Stored dataset items
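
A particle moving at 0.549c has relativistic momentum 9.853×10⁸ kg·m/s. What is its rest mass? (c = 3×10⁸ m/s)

γ = 1/√(1 - 0.549²) = 1.1964
v = 0.549 × 3×10⁸ = 1.647×10⁸ m/s
m = p/(γv) = 9.853×10⁸/(1.1964 × 1.647×10⁸) = 5.000 kg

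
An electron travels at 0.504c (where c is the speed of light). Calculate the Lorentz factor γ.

v/c = 0.504, so (v/c)² = 0.254016
1 - (v/c)² = 0.745984
γ = 1/√(0.745984) = 1.158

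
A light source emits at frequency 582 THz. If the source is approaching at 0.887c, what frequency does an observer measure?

β = v/c = 0.887
(1+β)/(1-β) = 1.887/0.113 = 16.699
Doppler factor = √(16.699) = 4.086
f_obs = 582 × 4.086 = 2378 THz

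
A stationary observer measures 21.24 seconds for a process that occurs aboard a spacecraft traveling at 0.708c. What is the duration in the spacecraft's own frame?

Dilated time Δt = 21.24 seconds
γ = 1/√(1 - 0.708²) = 1.416
Δt₀ = Δt/γ = 21.24/1.416 = 15.00 seconds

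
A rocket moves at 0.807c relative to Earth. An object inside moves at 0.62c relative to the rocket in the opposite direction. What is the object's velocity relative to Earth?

Object's velocity in rocket frame is u' = -0.62c
u = (u' + v)/(1 + u'v/c²) = (v - 0.62)/(1 - 0.62·v/c²)
Numerator: 0.807 - 0.62 = 0.187
Denominator: 1 - 0.50034 = 0.49966
u = 0.187/0.49966 = 0.3743c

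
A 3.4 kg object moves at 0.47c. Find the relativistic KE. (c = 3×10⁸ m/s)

γ = 1/√(1 - 0.47²) = 1.13293
γ - 1 = 0.13293
KE = (γ-1)mc² = 0.13293 × 3.4 × (3×10⁸)² = 4.068×10¹⁶ J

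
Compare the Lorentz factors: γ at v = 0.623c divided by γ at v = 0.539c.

γ₁ = 1/√(1 - 0.623²) = 1.278
γ₂ = 1/√(1 - 0.539²) = 1.187
γ₁/γ₂ = 1.278/1.187 = 1.077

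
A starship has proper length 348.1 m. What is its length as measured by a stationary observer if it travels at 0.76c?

Proper length L₀ = 348.1 m
γ = 1/√(1 - 0.76²) = 1.539
L = L₀/γ = 348.1/1.539 = 226.2 m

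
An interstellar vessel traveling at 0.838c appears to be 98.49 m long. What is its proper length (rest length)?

Contracted length L = 98.49 m
γ = 1/√(1 - 0.838²) = 1.833
L₀ = γL = 1.833 × 98.49 = 180.5 m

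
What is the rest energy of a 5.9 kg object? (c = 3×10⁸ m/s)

c² = (3×10⁸)² = 9.000×10¹⁶ m²/s²
E₀ = mc² = 5.9 × 9.000×10¹⁶ = 5.310×10¹⁷ J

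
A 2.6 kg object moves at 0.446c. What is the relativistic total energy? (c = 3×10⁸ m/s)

γ = 1/√(1 - 0.446²) = 1.117
mc² = 2.6 × (3×10⁸)² = 2.340×10¹⁷ J
E = γmc² = 1.117 × 2.340×10¹⁷ = 2.614×10¹⁷ J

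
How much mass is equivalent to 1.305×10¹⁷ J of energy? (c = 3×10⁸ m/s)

From E = mc², we get m = E/c²
c² = (3×10⁸)² = 9×10¹⁶ m²/s²
m = 1.305×10¹⁷ / 9×10¹⁶ = 1.450 kg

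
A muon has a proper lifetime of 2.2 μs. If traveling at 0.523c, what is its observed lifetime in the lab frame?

Proper lifetime τ₀ = 2.2 μs
γ = 1/√(1 - 0.523²) = 1.173
τ = γτ₀ = 1.173 × 2.2 μs = 2.581 μs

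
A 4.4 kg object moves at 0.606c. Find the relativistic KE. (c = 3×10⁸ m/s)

γ = 1/√(1 - 0.606²) = 1.2571
γ - 1 = 0.2571
KE = (γ-1)mc² = 0.2571 × 4.4 × (3×10⁸)² = 1.018×10¹⁷ J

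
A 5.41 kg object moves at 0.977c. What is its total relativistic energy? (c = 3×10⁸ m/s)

γ = 1/√(1 - 0.977²) = 4.6896
mc² = 5.41 × (3×10⁸)² = 4.869×10¹⁷ J
E = γmc² = 4.6896 × 4.869×10¹⁷ = 2.283×10¹⁸ J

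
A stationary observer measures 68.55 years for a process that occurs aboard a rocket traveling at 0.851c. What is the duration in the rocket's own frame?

Dilated time Δt = 68.55 years
γ = 1/√(1 - 0.851²) = 1.904
Δt₀ = Δt/γ = 68.55/1.904 = 36.00 years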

Work item
Please copy out the preceding data in full, exactly as written.

Written solution
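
A particle moving at 0.549c has relativistic momentum 9.853×10⁸ kg·m/s. What is its rest mass? (c = 3×10⁸ m/s)

γ = 1/√(1 - 0.549²) = 1.1964
v = 0.549 × 3×10⁸ = 1.647×10⁸ m/s
m = p/(γv) = 9.853×10⁸/(1.1964 × 1.647×10⁸) = 5.000 kg

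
An electron travels at 0.504c (where c is the speed of light). Calculate the Lorentz factor γ.

v/c = 0.504, so (v/c)² = 0.254016
1 - (v/c)² = 0.745984
γ = 1/√(0.745984) = 1.158

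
A light source emits at frequency 582 THz. If the source is approaching at 0.887c, what frequency does an observer measure?

β = v/c = 0.887
(1+β)/(1-β) = 1.887/0.113 = 16.699
Doppler factor = √(16.699) = 4.086
f_obs = 582 × 4.086 = 2378 THz

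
A stationary observer measures 21.24 seconds for a process that occurs aboard a spacecraft traveling at 0.708c. What is the duration in the spacecraft's own frame?

Dilated time Δt = 21.24 seconds
γ = 1/√(1 - 0.708²) = 1.416
Δt₀ = Δt/γ = 21.24/1.416 = 15.00 seconds

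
A rocket moves at 0.807c relative to Earth. An object inside moves at 0.62c relative to the rocket in the opposite direction. What is the object's velocity relative to Earth?

Object's velocity in rocket frame is u' = -0.62c
u = (u' + v)/(1 + u'v/c²) = (v - 0.62)/(1 - 0.62·v/c²)
Numerator: 0.807 - 0.62 = 0.187
Denominator: 1 - 0.50034 = 0.49966
u = 0.187/0.49966 = 0.3743c

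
A 3.4 kg object moves at 0.47c. Find the relativistic KE. (c = 3×10⁸ m/s)

γ = 1/√(1 - 0.47²) = 1.13293
γ - 1 = 0.13293
KE = (γ-1)mc² = 0.13293 × 3.4 × (3×10⁸)² = 4.068×10¹⁶ J

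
Compare the Lorentz factors: γ at v = 0.623c divided by γ at v = 0.539c.

γ₁ = 1/√(1 - 0.623²) = 1.278
γ₂ = 1/√(1 - 0.539²) = 1.187
γ₁/γ₂ = 1.278/1.187 = 1.077

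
A starship has proper length 348.1 m. What is its length as measured by a stationary observer if it travels at 0.76c?

Proper length L₀ = 348.1 m
γ = 1/√(1 - 0.76²) = 1.539
L = L₀/γ = 348.1/1.539 = 226.2 m

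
An interstellar vessel traveling at 0.838c appears to be 98.49 m long. What is its proper length (rest length)?

Contracted length L = 98.49 m
γ = 1/√(1 - 0.838²) = 1.833
L₀ = γL = 1.833 × 98.49 = 180.5 m

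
What is the rest energy of a 5.9 kg object? (c = 3×10⁸ m/s)

c² = (3×10⁸)² = 9.000×10¹⁶ m²/s²
E₀ = mc² = 5.9 × 9.000×10¹⁶ = 5.310×10¹⁷ J

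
A 2.6 kg object moves at 0.446c. What is the relativistic total energy? (c = 3×10⁸ m/s)

γ = 1/√(1 - 0.446²) = 1.117
mc² = 2.6 × (3×10⁸)² = 2.340×10¹⁷ J
E = γmc² = 1.117 × 2.340×10¹⁷ = 2.614×10¹⁷ J

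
How much mass is equivalent to 1.305×10¹⁷ J of energy? (c = 3×10⁸ m/s)

From E = mc², we get m = E/c²
c² = (3×10⁸)² = 9×10¹⁶ m²/s²
m = 1.305×10¹⁷ / 9×10¹⁶ = 1.450 kg

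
A muon has a proper lifetime of 2.2 μs. If traveling at 0.523c, what is its observed lifetime in the lab frame?

Proper lifetime τ₀ = 2.2 μs
γ = 1/√(1 - 0.523²) = 1.173
τ = γτ₀ = 1.173 × 2.2 μs = 2.581 μs

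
A 4.4 kg object moves at 0.606c. Find the relativistic KE. (c = 3×10⁸ m/s)

γ = 1/√(1 - 0.606²) = 1.2571
γ - 1 = 0.2571
KE = (γ-1)mc² = 0.2571 × 4.4 × (3×10⁸)² = 1.018×10¹⁷ J

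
A 5.41 kg object moves at 0.977c. What is its total relativistic energy? (c = 3×10⁸ m/s)

γ = 1/√(1 - 0.977²) = 4.6896
mc² = 5.41 × (3×10⁸)² = 4.869×10¹⁷ J
E = γmc² = 4.6896 × 4.869×10¹⁷ = 2.283×10¹⁸ J

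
A stationary observer measures 68.55 years for a process that occurs aboard a rocket traveling at 0.851c. What is the duration in the rocket's own frame?

Dilated time Δt = 68.55 years
γ = 1/√(1 - 0.851²) = 1.904
Δt₀ = Δt/γ = 68.55/1.904 = 36.00 years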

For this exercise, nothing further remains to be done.